(EXERCISE) Below are records; say how many of their lines include the word "take", giving nothing but the number.

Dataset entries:
========================================
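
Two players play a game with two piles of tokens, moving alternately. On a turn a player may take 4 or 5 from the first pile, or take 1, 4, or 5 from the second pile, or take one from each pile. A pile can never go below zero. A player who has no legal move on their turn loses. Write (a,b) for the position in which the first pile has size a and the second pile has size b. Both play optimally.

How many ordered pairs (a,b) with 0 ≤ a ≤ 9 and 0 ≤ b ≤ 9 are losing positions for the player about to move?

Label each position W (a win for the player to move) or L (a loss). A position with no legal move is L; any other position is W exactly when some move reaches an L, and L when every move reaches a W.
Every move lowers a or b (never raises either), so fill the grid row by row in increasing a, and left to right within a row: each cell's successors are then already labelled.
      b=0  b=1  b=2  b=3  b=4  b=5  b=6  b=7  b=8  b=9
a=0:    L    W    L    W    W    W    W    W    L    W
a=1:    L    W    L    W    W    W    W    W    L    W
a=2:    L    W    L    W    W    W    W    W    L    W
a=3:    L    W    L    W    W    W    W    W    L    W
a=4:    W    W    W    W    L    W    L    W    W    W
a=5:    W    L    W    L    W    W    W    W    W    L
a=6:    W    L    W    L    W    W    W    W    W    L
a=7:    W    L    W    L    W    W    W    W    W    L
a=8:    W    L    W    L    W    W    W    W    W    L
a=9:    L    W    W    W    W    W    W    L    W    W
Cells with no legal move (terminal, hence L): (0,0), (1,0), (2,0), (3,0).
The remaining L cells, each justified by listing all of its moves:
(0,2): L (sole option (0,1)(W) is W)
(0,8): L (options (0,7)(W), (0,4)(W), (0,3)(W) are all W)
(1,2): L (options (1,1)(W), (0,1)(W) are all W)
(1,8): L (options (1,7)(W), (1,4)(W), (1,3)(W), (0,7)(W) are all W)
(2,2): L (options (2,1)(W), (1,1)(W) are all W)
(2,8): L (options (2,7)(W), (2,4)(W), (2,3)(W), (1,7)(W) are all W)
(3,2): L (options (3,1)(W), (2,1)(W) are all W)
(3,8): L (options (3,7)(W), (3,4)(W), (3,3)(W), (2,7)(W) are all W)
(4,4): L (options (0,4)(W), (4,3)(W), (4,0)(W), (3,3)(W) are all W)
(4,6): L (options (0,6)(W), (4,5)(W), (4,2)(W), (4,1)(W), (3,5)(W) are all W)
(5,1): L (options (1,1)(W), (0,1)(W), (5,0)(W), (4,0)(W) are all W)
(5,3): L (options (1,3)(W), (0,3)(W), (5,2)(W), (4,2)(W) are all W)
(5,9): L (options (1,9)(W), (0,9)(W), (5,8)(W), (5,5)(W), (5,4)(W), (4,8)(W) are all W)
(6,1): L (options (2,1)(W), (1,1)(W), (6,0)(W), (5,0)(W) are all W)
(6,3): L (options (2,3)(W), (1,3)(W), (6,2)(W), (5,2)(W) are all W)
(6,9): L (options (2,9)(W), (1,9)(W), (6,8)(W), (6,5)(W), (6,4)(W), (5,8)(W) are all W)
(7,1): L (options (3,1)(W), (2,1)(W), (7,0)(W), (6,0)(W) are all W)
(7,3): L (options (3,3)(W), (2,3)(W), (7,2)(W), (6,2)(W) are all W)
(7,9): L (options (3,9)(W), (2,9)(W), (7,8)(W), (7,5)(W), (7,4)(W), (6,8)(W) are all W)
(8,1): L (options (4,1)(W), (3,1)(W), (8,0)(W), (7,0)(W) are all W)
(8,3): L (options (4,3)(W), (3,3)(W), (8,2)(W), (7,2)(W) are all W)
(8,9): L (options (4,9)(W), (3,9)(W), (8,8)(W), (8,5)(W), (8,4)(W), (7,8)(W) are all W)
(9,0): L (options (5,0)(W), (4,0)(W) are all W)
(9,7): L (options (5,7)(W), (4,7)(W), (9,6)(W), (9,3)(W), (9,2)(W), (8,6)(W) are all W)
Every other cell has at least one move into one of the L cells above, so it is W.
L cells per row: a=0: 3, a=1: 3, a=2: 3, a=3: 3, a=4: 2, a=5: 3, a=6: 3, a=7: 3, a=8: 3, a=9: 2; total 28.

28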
========================================
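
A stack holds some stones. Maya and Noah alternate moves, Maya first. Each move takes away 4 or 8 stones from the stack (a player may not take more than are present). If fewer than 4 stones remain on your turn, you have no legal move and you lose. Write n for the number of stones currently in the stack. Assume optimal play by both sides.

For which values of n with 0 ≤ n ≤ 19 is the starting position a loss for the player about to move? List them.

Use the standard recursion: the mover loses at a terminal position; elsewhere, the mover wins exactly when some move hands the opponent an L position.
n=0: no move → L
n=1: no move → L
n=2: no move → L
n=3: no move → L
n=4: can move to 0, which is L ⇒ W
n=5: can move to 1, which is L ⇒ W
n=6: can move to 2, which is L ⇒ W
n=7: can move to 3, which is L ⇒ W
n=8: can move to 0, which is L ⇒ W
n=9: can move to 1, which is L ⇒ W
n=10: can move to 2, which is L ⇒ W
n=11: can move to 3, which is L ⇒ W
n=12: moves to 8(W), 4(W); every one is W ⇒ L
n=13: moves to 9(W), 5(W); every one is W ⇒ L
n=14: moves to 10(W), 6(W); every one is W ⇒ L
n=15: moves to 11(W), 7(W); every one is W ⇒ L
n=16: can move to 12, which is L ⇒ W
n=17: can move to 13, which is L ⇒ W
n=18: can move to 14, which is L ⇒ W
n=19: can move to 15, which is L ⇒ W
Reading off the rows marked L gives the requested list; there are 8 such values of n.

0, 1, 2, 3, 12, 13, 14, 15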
========================================
(YOUR RESPONSE) 2